PROVIDED DATA
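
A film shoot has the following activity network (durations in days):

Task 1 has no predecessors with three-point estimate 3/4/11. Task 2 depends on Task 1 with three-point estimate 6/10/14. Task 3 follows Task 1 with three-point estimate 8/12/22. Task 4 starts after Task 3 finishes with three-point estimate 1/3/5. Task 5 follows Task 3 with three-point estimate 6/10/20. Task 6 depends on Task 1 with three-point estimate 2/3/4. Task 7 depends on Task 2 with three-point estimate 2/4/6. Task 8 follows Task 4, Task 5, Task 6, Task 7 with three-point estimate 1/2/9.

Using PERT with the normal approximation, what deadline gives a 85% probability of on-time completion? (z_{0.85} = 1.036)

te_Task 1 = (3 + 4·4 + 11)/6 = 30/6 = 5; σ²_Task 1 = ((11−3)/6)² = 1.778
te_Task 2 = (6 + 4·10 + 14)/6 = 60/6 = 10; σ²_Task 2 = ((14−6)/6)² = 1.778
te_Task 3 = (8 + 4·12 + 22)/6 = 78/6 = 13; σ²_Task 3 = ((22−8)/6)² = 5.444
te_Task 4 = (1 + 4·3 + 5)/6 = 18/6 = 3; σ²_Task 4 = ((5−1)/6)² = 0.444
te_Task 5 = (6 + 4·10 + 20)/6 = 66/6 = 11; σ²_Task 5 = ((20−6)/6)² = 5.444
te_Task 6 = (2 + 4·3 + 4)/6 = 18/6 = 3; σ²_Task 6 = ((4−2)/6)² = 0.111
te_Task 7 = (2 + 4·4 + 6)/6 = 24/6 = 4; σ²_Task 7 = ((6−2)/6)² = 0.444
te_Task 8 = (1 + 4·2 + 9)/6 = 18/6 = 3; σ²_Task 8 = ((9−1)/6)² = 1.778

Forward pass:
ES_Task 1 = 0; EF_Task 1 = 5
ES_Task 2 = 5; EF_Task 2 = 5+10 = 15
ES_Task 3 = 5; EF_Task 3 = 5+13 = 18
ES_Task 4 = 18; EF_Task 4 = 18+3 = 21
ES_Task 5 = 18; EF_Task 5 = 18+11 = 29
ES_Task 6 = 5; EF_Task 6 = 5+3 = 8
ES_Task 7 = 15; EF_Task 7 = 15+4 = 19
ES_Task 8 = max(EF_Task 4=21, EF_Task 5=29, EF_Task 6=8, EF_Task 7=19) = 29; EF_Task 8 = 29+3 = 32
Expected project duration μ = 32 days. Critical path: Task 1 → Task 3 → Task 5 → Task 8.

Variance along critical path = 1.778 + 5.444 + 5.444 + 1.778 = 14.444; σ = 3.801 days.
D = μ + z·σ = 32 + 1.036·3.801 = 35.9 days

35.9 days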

...

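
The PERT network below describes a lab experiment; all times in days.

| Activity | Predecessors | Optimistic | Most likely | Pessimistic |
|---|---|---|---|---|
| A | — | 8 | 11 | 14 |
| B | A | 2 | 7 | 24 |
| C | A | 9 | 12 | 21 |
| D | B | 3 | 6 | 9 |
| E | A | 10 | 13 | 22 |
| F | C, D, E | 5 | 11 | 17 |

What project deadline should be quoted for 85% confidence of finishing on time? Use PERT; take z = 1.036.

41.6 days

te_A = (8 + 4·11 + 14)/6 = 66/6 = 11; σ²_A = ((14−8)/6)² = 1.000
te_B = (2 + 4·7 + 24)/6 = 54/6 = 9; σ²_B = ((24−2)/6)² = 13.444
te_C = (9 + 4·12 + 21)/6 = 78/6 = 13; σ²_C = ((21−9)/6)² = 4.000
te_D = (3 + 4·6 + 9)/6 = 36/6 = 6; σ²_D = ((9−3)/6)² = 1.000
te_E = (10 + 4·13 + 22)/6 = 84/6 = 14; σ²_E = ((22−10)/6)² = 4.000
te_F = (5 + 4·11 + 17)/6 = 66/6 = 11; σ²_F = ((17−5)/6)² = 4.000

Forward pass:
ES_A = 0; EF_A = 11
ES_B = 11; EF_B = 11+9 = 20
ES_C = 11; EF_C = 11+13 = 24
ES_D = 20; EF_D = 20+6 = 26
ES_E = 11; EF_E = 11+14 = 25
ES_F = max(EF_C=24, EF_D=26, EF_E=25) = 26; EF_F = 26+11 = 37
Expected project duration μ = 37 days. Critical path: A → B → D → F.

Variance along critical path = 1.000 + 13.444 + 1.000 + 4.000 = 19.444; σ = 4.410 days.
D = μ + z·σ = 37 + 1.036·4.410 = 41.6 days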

EXERCISE
If a line in the listing has "network" in it, report that line.

ANSWER BOX
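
A film shoot has the following activity network (durations in days):
The PERT network below describes a lab experiment; all times in days.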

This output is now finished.